Required work
Print the data below exactly, but only the lines from the one containing "Let the 4-bit" down to the one containing "The plaintext blocks are P[1] = 0xB, P[2]", inclusive.

Records shown
■ ■ ■ ■ ■

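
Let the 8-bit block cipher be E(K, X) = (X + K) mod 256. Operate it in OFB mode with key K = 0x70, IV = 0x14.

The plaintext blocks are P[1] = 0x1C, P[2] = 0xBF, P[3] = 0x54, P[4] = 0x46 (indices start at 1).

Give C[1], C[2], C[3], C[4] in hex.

OFB encryption: S_i = E(K, S_{i−1}) with S_{0} = IV; C_i = P_i ⊕ S_i.
C[1]: S = E(K, 0x14) = 0x84; 0x1C ⊕ 0x84 = 0x98.
C[2]: S = E(K, 0x84) = 0xF4; 0xBF ⊕ 0xF4 = 0x4B.
C[3]: S = E(K, 0xF4) = 0x64; 0x54 ⊕ 0x64 = 0x30.
C[4]: S = E(K, 0x64) = 0xD4; 0x46 ⊕ 0xD4 = 0x92.

C[1] = 0x98, C[2] = 0x4B, C[3] = 0x30, C[4] = 0x92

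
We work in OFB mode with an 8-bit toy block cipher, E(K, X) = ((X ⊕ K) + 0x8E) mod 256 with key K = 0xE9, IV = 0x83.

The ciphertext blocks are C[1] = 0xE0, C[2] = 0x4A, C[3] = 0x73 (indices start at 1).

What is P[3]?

OFB decryption: S_i = E(K, S_{i−1}) with S_{0} = IV; P_i = C_i ⊕ S_i.
P[1]: S = E(K, 0x83) = 0xF8; 0xE0 ⊕ 0xF8 = 0x18.
P[2]: S = E(K, 0xF8) = 0x9F; 0x4A ⊕ 0x9F = 0xD5.
P[3]: S = E(K, 0x9F) = 0x04; 0x73 ⊕ 0x04 = 0x77.

P[3] = 0x77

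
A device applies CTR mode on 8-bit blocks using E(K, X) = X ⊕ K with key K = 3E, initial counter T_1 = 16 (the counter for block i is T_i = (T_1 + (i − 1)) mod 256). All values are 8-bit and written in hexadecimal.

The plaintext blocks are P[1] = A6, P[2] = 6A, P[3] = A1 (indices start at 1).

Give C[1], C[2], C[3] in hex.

C[1] = 8E, C[2] = 43, C[3] = 87

CTR encryption: S_i = E(K, T_i) where T_i is the counter for block i; C_i = P_i ⊕ S_i.
C[1]: T = 16, S = E(K, T) = 28; A6 ⊕ 28 = 8E.
C[2]: T = 17, S = E(K, T) = 29; 6A ⊕ 29 = 43.
C[3]: T = 18, S = E(K, T) = 26; A1 ⊕ 26 = 87.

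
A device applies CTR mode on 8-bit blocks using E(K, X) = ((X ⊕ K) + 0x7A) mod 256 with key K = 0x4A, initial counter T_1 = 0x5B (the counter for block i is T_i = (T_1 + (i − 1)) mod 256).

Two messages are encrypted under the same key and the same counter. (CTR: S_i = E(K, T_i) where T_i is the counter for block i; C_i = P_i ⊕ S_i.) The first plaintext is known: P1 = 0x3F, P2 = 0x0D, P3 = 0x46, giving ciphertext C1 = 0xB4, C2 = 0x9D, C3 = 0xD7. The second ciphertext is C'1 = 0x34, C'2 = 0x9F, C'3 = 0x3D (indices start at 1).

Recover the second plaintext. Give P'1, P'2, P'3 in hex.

In CTR with a reused counter, both messages share the same keystream S_i, so C_i ⊕ C'_i = P_i ⊕ P'_i and thus P'_i = P_i ⊕ C_i ⊕ C'_i.
P'1: 0x3F ⊕ 0xB4 ⊕ 0x34 = 0xBF.
P'2: 0x0D ⊕ 0x9D ⊕ 0x9F = 0x0F.
P'3: 0x46 ⊕ 0xD7 ⊕ 0x3D = 0xAC.

P'1 = 0xBF, P'2 = 0x0F, P'3 = 0xAC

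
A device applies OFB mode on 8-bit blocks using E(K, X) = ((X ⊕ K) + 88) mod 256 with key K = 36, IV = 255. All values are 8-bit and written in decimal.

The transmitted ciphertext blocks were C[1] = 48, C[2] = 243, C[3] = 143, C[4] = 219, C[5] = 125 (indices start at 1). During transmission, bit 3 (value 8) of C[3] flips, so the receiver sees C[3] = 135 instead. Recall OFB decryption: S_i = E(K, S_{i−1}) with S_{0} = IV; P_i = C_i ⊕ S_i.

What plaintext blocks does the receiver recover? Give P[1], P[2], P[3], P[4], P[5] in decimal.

P[1] = 3, P[2] = 156, P[3] = 36, P[4] = 4, P[5] = 46

Only C[3] changed, to 135. In OFB, a change in C_i flips the same bit in P_i only; the keystream is unaffected. Decrypting the received ciphertext:
P[1]: S = E(K, 255) = 51; 48 ⊕ 51 = 3.
P[2]: S = E(K, 51) = 111; 243 ⊕ 111 = 156.
P[3]: S = E(K, 111) = 163; 135 ⊕ 163 = 36.
P[4]: S = E(K, 163) = 223; 219 ⊕ 223 = 4.
P[5]: S = E(K, 223) = 83; 125 ⊕ 83 = 46.
Blocks that differ from the original plaintext: P[3].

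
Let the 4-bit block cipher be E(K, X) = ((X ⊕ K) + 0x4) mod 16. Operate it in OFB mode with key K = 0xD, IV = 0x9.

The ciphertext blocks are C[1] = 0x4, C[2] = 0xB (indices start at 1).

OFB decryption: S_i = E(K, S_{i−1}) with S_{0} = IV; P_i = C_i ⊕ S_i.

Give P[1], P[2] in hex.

P[1] = 0xC, P[2] = 0x2

P[1]: S = E(K, 0x9) = 0x8; 0x4 ⊕ 0x8 = 0xC.
P[2]: S = E(K, 0x8) = 0x9; 0xB ⊕ 0x9 = 0x2.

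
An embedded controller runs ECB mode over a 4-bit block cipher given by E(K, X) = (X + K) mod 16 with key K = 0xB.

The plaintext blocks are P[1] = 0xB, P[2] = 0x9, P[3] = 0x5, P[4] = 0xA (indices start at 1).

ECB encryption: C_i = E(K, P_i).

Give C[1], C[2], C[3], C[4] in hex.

C[1] = 0x6, C[2] = 0x4, C[3] = 0x0, C[4] = 0x5

C[1]: E(K, 0xB) = 0x6.
C[2]: E(K, 0x9) = 0x4.
C[3]: E(K, 0x5) = 0x0.
C[4]: E(K, 0xA) = 0x5.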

■ ■ ■ ■ ■

Result of this task
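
Let the 4-bit block cipher be E(K, X) = ((X ⊕ K) + 0x4) mod 16. Operate it in OFB mode with key K = 0xD, IV = 0x9.

The ciphertext blocks are C[1] = 0x4, C[2] = 0xB (indices start at 1).

OFB decryption: S_i = E(K, S_{i−1}) with S_{0} = IV; P_i = C_i ⊕ S_i.

Give P[1], P[2] in hex.

P[1] = 0xC, P[2] = 0x2

P[1]: S = E(K, 0x9) = 0x8; 0x4 ⊕ 0x8 = 0xC.
P[2]: S = E(K, 0x8) = 0x9; 0xB ⊕ 0x9 = 0x2.

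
An embedded controller runs ECB mode over a 4-bit block cipher given by E(K, X) = (X + K) mod 16 with key K = 0xB.

The plaintext blocks are P[1] = 0xB, P[2] = 0x9, P[3] = 0x5, P[4] = 0xA (indices start at 1).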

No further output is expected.